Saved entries
*** Block opens ***

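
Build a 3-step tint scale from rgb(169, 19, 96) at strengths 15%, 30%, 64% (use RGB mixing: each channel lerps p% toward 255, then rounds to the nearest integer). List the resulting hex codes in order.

#b63678, #c35a90, #e0aac6

15%: (169 + 12.9 = 181.9→182, 19 + 35.4 = 54.4→54, 96 + 23.85 = 119.85→120) → #b63678
30%: (169 + 25.8 = 194.8→195, 19 + 70.8 = 89.8→90, 96 + 47.7 = 143.7→144) → #c35a90
64%: (169 + 55.04 = 224.04→224, 19 + 151.04 = 170.04→170, 96 + 101.76 = 197.76→198) → #e0aac6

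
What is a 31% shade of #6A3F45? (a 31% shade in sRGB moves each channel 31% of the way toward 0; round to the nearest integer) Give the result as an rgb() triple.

#6A3F45 is rgb(106, 63, 69).
Per channel, c → c + 0.31(0 − c):
  R: 106 − 32.86 = 73.14 → 73
  G: 63 + 0.31×(0−63) = 63 − 19.53 = 43.47 → 43
  B: 69 + 0.31×(0−69) = 69 − 21.39 = 47.61 → 48

rgb(73, 43, 48)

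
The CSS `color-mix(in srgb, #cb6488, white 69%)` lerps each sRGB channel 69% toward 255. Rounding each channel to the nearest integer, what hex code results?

#cb6488 is rgb(203, 100, 136).
Per channel, c → c + 0.69(255 − c):
  R: 203 + 35.88 = 238.88 → 239
  G: 100 + 0.69×(255−100) = 100 + 106.95 = 206.95 → 207
  B: 136 + 82.11 = 218.11 → 218
rgb(239, 207, 218) = #efcfda.

#efcfda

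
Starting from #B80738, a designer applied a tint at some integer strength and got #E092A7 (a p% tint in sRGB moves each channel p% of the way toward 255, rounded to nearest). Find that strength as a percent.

56%

#B80738 is rgb(184, 7, 56); #E092A7 is rgb(224, 146, 167).
On the G channel (widest range): 146 ≈ 7 + (p/100)(255 − 7), so p ≈ 100×(146 − 7)/(255 − 7) = 13900/248 = 56.05.
p = 56 reproduces all three channels after rounding.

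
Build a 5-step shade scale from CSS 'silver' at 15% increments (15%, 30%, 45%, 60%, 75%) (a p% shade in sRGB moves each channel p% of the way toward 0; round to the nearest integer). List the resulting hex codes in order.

CSS silver is rgb(192, 192, 192).
15%: (192 − 28.8 = 163.2→163, 192 − 28.8 = 163.2→163, 192 − 28.8 = 163.2→163) → #a3a3a3
30%: (192 − 57.6 = 134.4→134, 192 − 57.6 = 134.4→134, 192 − 57.6 = 134.4→134) → #868686
45%: (192 − 86.4 = 105.6→106, 192 − 86.4 = 105.6→106, 192 − 86.4 = 105.6→106) → #6a6a6a
60%: (192 − 115.2 = 76.8→77, 192 − 115.2 = 76.8→77, 192 − 115.2 = 76.8→77) → #4d4d4d
75%: (192 − 144 = 48→48, 192 − 144 = 48→48, 192 − 144 = 48→48) → #303030

#a3a3a3, #868686, #6a6a6a, #4d4d4d, #303030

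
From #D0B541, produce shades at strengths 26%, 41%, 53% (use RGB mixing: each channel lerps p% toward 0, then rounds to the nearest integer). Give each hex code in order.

#D0B541 is rgb(208, 181, 65).
26%: (208 − 54.08 = 153.92→154, 181 − 47.06 = 133.94→134, 65 − 16.9 = 48.1→48) → #9A8630
41%: (208 − 85.28 = 122.72→123, 181 − 74.21 = 106.79→107, 65 − 26.65 = 38.35→38) → #7B6B26
53%: (208 − 110.24 = 97.76→98, 181 − 95.93 = 85.07→85, 65 − 34.45 = 30.55→31) → #62551F

#9A8630, #7B6B26, #62551F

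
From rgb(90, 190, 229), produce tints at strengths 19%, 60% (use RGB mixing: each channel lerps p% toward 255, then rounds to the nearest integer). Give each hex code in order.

#79CAEA, #BDE5F5

19%: (90 + 31.35 = 121.35→121, 190 + 12.35 = 202.35→202, 229 + 4.94 = 233.94→234) → #79CAEA
60%: (90 + 99 = 189→189, 190 + 39 = 229→229, 229 + 15.6 = 244.6→245) → #BDE5F5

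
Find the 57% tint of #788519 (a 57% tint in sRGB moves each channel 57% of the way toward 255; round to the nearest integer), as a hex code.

#c5cb9c

#788519 is rgb(120, 133, 25).
Lerp each channel 57% toward 255:
  R: 120 + 0.57×(255−120) = 120 + 76.95 = 196.95 → 197
  G: 133 + 69.54 = 202.54 → 203
  B: 25 + 0.57×(255−25) = 25 + 131.1 = 156.1 → 156
rgb(197, 203, 156) = #c5cb9c.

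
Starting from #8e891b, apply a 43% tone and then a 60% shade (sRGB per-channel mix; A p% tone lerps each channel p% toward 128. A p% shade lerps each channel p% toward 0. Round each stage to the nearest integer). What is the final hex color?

#8e891b is rgb(142, 137, 27).
A 43% tone moves each channel 43% toward 128:
  R: 142 − 6.02 = 135.98 → 136
  G: 137 − 3.87 = 133.13 → 133
  B: 27 + 43.43 = 70.43 → 70
After the tone: rgb(136, 133, 70) = #888546.
A 60% shade moves each channel 60% toward 0:
  R: 136 + 0.6×(0−136) = 136 − 81.6 = 54.4 → 54
  G: 133 + 0.6×(0−133) = 133 − 79.8 = 53.2 → 53
  B: 70 + 0.6×(0−70) = 70 − 42 = 28 → 28
rgb(54, 53, 28) = #36351c.

#36351c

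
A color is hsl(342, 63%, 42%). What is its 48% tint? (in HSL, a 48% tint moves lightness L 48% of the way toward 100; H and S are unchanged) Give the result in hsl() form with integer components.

hsl(342, 63%, 70%)

L moves 48% from 42 toward 100: 42 + 27.84 = 69.84 → 70.
H and S are unchanged.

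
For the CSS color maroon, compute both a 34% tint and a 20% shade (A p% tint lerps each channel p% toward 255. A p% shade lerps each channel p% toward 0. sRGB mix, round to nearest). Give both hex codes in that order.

CSS maroon is rgb(128, 0, 0).
34% tint:
  R: 128 + 0.34×(255−128) = 128 + 43.18 = 171.18 → 171
  G: 0 + 0.34×(255−0) = 0 + 86.7 = 86.7 → 87
  B: 0 + 0.34×(255−0) = 0 + 86.7 = 86.7 → 87
  → #ab5757
20% shade:
  R: 128 + 0.2×(0−128) = 128 − 25.6 = 102.4 → 102
  G: 0 + 0.2×(0−0) = 0 + 0 = 0 → 0
  B: 0 + 0.2×(0−0) = 0 + 0 = 0 → 0
  → #660000

#ab5757, #660000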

*** Block closes ***

> Action item
Retype each of the records, word for word, with nothing added or dropped.

> Task answer
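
Build a 3-step tint scale from rgb(169, 19, 96) at strengths 15%, 30%, 64% (use RGB mixing: each channel lerps p% toward 255, then rounds to the nearest integer). List the resulting hex codes in order.

#b63678, #c35a90, #e0aac6

15%: (169 + 12.9 = 181.9→182, 19 + 35.4 = 54.4→54, 96 + 23.85 = 119.85→120) → #b63678
30%: (169 + 25.8 = 194.8→195, 19 + 70.8 = 89.8→90, 96 + 47.7 = 143.7→144) → #c35a90
64%: (169 + 55.04 = 224.04→224, 19 + 151.04 = 170.04→170, 96 + 101.76 = 197.76→198) → #e0aac6

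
What is a 31% shade of #6A3F45? (a 31% shade in sRGB moves each channel 31% of the way toward 0; round to the nearest integer) Give the result as an rgb() triple.

#6A3F45 is rgb(106, 63, 69).
Per channel, c → c + 0.31(0 − c):
  R: 106 − 32.86 = 73.14 → 73
  G: 63 + 0.31×(0−63) = 63 − 19.53 = 43.47 → 43
  B: 69 + 0.31×(0−69) = 69 − 21.39 = 47.61 → 48

rgb(73, 43, 48)

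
The CSS `color-mix(in srgb, #cb6488, white 69%)` lerps each sRGB channel 69% toward 255. Rounding each channel to the nearest integer, what hex code results?

#cb6488 is rgb(203, 100, 136).
Per channel, c → c + 0.69(255 − c):
  R: 203 + 35.88 = 238.88 → 239
  G: 100 + 0.69×(255−100) = 100 + 106.95 = 206.95 → 207
  B: 136 + 82.11 = 218.11 → 218
rgb(239, 207, 218) = #efcfda.

#efcfda

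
Starting from #B80738, a designer applied a tint at some integer strength and got #E092A7 (a p% tint in sRGB moves each channel p% of the way toward 255, rounded to nearest). Find that strength as a percent.

56%

#B80738 is rgb(184, 7, 56); #E092A7 is rgb(224, 146, 167).
On the G channel (widest range): 146 ≈ 7 + (p/100)(255 − 7), so p ≈ 100×(146 − 7)/(255 − 7) = 13900/248 = 56.05.
p = 56 reproduces all three channels after rounding.

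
Build a 5-step shade scale from CSS 'silver' at 15% increments (15%, 30%, 45%, 60%, 75%) (a p% shade in sRGB moves each channel p% of the way toward 0; round to the nearest integer). List the resulting hex codes in order.

CSS silver is rgb(192, 192, 192).
15%: (192 − 28.8 = 163.2→163, 192 − 28.8 = 163.2→163, 192 − 28.8 = 163.2→163) → #a3a3a3
30%: (192 − 57.6 = 134.4→134, 192 − 57.6 = 134.4→134, 192 − 57.6 = 134.4→134) → #868686
45%: (192 − 86.4 = 105.6→106, 192 − 86.4 = 105.6→106, 192 − 86.4 = 105.6→106) → #6a6a6a
60%: (192 − 115.2 = 76.8→77, 192 − 115.2 = 76.8→77, 192 − 115.2 = 76.8→77) → #4d4d4d
75%: (192 − 144 = 48→48, 192 − 144 = 48→48, 192 − 144 = 48→48) → #303030

#a3a3a3, #868686, #6a6a6a, #4d4d4d, #303030

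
From #D0B541, produce shades at strengths 26%, 41%, 53% (use RGB mixing: each channel lerps p% toward 0, then rounds to the nearest integer). Give each hex code in order.

#D0B541 is rgb(208, 181, 65).
26%: (208 − 54.08 = 153.92→154, 181 − 47.06 = 133.94→134, 65 − 16.9 = 48.1→48) → #9A8630
41%: (208 − 85.28 = 122.72→123, 181 − 74.21 = 106.79→107, 65 − 26.65 = 38.35→38) → #7B6B26
53%: (208 − 110.24 = 97.76→98, 181 − 95.93 = 85.07→85, 65 − 34.45 = 30.55→31) → #62551F

#9A8630, #7B6B26, #62551F

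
From rgb(90, 190, 229), produce tints at strengths 19%, 60% (use RGB mixing: each channel lerps p% toward 255, then rounds to the nearest integer). Give each hex code in order.

#79CAEA, #BDE5F5

19%: (90 + 31.35 = 121.35→121, 190 + 12.35 = 202.35→202, 229 + 4.94 = 233.94→234) → #79CAEA
60%: (90 + 99 = 189→189, 190 + 39 = 229→229, 229 + 15.6 = 244.6→245) → #BDE5F5

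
Find the 57% tint of #788519 (a 57% tint in sRGB moves each channel 57% of the way toward 255; round to the nearest integer), as a hex code.

#c5cb9c

#788519 is rgb(120, 133, 25).
Lerp each channel 57% toward 255:
  R: 120 + 0.57×(255−120) = 120 + 76.95 = 196.95 → 197
  G: 133 + 69.54 = 202.54 → 203
  B: 25 + 0.57×(255−25) = 25 + 131.1 = 156.1 → 156
rgb(197, 203, 156) = #c5cb9c.

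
Starting from #8e891b, apply a 43% tone and then a 60% shade (sRGB per-channel mix; A p% tone lerps each channel p% toward 128. A p% shade lerps each channel p% toward 0. Round each stage to the nearest integer). What is the final hex color?

#8e891b is rgb(142, 137, 27).
A 43% tone moves each channel 43% toward 128:
  R: 142 − 6.02 = 135.98 → 136
  G: 137 − 3.87 = 133.13 → 133
  B: 27 + 43.43 = 70.43 → 70
After the tone: rgb(136, 133, 70) = #888546.
A 60% shade moves each channel 60% toward 0:
  R: 136 + 0.6×(0−136) = 136 − 81.6 = 54.4 → 54
  G: 133 + 0.6×(0−133) = 133 − 79.8 = 53.2 → 53
  B: 70 + 0.6×(0−70) = 70 − 42 = 28 → 28
rgb(54, 53, 28) = #36351c.

#36351c

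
A color is hsl(342, 63%, 42%). What is its 48% tint? (in HSL, a 48% tint moves lightness L 48% of the way toward 100; H and S are unchanged) Give the result in hsl() form with integer components.

hsl(342, 63%, 70%)

L moves 48% from 42 toward 100: 42 + 27.84 = 69.84 → 70.
H and S are unchanged.

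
For the CSS color maroon, compute both a 34% tint and a 20% shade (A p% tint lerps each channel p% toward 255. A p% shade lerps each channel p% toward 0. sRGB mix, round to nearest). Give both hex codes in that order.

CSS maroon is rgb(128, 0, 0).
34% tint:
  R: 128 + 0.34×(255−128) = 128 + 43.18 = 171.18 → 171
  G: 0 + 0.34×(255−0) = 0 + 86.7 = 86.7 → 87
  B: 0 + 0.34×(255−0) = 0 + 86.7 = 86.7 → 87
  → #ab5757
20% shade:
  R: 128 + 0.2×(0−128) = 128 − 25.6 = 102.4 → 102
  G: 0 + 0.2×(0−0) = 0 + 0 = 0 → 0
  B: 0 + 0.2×(0−0) = 0 + 0 = 0 → 0
  → #660000

#ab5757, #660000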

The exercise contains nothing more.